§ Problem to solve
Every record must be written out once more, with nothing added or omitted.

** Material provided follows **

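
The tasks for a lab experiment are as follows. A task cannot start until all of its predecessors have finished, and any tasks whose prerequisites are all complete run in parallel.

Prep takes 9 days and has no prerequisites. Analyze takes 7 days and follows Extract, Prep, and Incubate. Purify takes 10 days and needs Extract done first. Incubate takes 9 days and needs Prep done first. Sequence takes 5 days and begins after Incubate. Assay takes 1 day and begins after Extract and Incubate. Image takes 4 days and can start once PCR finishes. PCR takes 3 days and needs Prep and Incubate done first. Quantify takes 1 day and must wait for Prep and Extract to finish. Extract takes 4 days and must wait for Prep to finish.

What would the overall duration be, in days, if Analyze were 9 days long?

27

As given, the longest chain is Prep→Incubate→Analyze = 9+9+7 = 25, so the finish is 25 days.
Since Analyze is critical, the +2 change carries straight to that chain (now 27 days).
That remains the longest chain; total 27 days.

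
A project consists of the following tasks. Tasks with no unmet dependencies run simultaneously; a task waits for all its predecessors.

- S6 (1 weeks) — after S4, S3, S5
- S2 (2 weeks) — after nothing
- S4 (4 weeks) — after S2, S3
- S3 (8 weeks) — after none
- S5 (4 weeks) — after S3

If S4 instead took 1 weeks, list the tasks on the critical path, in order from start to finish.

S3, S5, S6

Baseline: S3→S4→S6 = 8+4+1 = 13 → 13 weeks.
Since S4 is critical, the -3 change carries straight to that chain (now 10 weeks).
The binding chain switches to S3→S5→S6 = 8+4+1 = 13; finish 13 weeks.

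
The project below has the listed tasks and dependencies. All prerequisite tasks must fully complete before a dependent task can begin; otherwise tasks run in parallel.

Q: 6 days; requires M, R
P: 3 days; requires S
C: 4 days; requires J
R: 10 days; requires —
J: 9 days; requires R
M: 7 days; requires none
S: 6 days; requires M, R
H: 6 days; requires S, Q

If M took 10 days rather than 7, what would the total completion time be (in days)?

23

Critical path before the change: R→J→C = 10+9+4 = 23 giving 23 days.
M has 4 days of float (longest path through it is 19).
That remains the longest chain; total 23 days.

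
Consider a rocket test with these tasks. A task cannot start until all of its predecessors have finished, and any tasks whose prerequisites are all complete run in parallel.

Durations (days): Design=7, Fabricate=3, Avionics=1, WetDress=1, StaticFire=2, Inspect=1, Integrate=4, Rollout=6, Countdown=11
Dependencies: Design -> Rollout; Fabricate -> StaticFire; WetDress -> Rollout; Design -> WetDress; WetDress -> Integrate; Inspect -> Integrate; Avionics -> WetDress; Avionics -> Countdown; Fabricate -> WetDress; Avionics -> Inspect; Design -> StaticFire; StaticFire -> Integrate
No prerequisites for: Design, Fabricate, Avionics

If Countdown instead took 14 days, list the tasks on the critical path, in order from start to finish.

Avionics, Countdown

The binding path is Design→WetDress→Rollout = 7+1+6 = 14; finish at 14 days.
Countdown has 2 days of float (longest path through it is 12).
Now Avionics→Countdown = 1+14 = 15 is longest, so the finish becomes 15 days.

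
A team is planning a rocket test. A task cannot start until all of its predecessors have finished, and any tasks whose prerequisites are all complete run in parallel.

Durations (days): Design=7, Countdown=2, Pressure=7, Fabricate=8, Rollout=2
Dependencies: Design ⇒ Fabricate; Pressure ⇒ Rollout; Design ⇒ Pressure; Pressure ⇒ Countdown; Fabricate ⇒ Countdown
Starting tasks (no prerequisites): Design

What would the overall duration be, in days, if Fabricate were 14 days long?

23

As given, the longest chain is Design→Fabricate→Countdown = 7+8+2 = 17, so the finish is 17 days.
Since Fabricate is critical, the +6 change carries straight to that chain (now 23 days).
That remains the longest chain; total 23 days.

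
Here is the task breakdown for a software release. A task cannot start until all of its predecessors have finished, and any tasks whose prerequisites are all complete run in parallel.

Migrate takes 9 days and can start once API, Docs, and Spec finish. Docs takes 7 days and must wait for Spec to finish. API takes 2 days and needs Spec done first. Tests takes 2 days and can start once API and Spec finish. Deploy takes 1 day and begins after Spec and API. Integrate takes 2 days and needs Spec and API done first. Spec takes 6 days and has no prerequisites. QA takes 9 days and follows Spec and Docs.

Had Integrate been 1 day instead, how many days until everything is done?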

** End of Material provided **

§ Written answer
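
The tasks for a lab experiment are as follows. A task cannot start until all of its predecessors have finished, and any tasks whose prerequisites are all complete run in parallel.

Prep takes 9 days and has no prerequisites. Analyze takes 7 days and follows Extract, Prep, and Incubate. Purify takes 10 days and needs Extract done first. Incubate takes 9 days and needs Prep done first. Sequence takes 5 days and begins after Incubate. Assay takes 1 day and begins after Extract and Incubate. Image takes 4 days and can start once PCR finishes. PCR takes 3 days and needs Prep and Incubate done first. Quantify takes 1 day and must wait for Prep and Extract to finish. Extract takes 4 days and must wait for Prep to finish.

What would the overall duration be, in days, if Analyze were 9 days long?

27

As given, the longest chain is Prep→Incubate→Analyze = 9+9+7 = 25, so the finish is 25 days.
Since Analyze is critical, the +2 change carries straight to that chain (now 27 days).
That remains the longest chain; total 27 days.

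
A project consists of the following tasks. Tasks with no unmet dependencies run simultaneously; a task waits for all its predecessors.

- S6 (1 weeks) — after S4, S3, S5
- S2 (2 weeks) — after nothing
- S4 (4 weeks) — after S2, S3
- S3 (8 weeks) — after none
- S5 (4 weeks) — after S3

If S4 instead took 1 weeks, list the tasks on the critical path, in order from start to finish.

S3, S5, S6

Baseline: S3→S4→S6 = 8+4+1 = 13 → 13 weeks.
Since S4 is critical, the -3 change carries straight to that chain (now 10 weeks).
The binding chain switches to S3→S5→S6 = 8+4+1 = 13; finish 13 weeks.

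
The project below has the listed tasks and dependencies. All prerequisite tasks must fully complete before a dependent task can begin; otherwise tasks run in parallel.

Q: 6 days; requires M, R
P: 3 days; requires S
C: 4 days; requires J
R: 10 days; requires —
J: 9 days; requires R
M: 7 days; requires none
S: 6 days; requires M, R
H: 6 days; requires S, Q

If M took 10 days rather than 7, what would the total completion time be (in days)?

23

Critical path before the change: R→J→C = 10+9+4 = 23 giving 23 days.
M has 4 days of float (longest path through it is 19).
That remains the longest chain; total 23 days.

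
Consider a rocket test with these tasks. A task cannot start until all of its predecessors have finished, and any tasks whose prerequisites are all complete run in parallel.

Durations (days): Design=7, Fabricate=3, Avionics=1, WetDress=1, StaticFire=2, Inspect=1, Integrate=4, Rollout=6, Countdown=11
Dependencies: Design -> Rollout; Fabricate -> StaticFire; WetDress -> Rollout; Design -> WetDress; WetDress -> Integrate; Inspect -> Integrate; Avionics -> WetDress; Avionics -> Countdown; Fabricate -> WetDress; Avionics -> Inspect; Design -> StaticFire; StaticFire -> Integrate
No prerequisites for: Design, Fabricate, Avionics

If Countdown instead took 14 days, list the tasks on the critical path, in order from start to finish.

Avionics, Countdown

The binding path is Design→WetDress→Rollout = 7+1+6 = 14; finish at 14 days.
Countdown has 2 days of float (longest path through it is 12).
Now Avionics→Countdown = 1+14 = 15 is longest, so the finish becomes 15 days.

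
A team is planning a rocket test. A task cannot start until all of its predecessors have finished, and any tasks whose prerequisites are all complete run in parallel.

Durations (days): Design=7, Countdown=2, Pressure=7, Fabricate=8, Rollout=2
Dependencies: Design ⇒ Fabricate; Pressure ⇒ Rollout; Design ⇒ Pressure; Pressure ⇒ Countdown; Fabricate ⇒ Countdown
Starting tasks (no prerequisites): Design

What would the overall duration be, in days, if Fabricate were 14 days long?

23

As given, the longest chain is Design→Fabricate→Countdown = 7+8+2 = 17, so the finish is 17 days.
Since Fabricate is critical, the +6 change carries straight to that chain (now 23 days).
That remains the longest chain; total 23 days.

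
Here is the task breakdown for a software release. A task cannot start until all of its predecessors have finished, and any tasks whose prerequisites are all complete run in parallel.

Migrate takes 9 days and can start once API, Docs, and Spec finish. Docs takes 7 days and must wait for Spec to finish. API takes 2 days and needs Spec done first. Tests takes 2 days and can start once API and Spec finish. Deploy takes 1 day and begins after Spec and API. Integrate takes 2 days and needs Spec and API done first. Spec takes 6 days and has no prerequisites. QA takes 9 days and follows Spec and Docs.

Had Integrate been 1 day instead, how many days until everything is done?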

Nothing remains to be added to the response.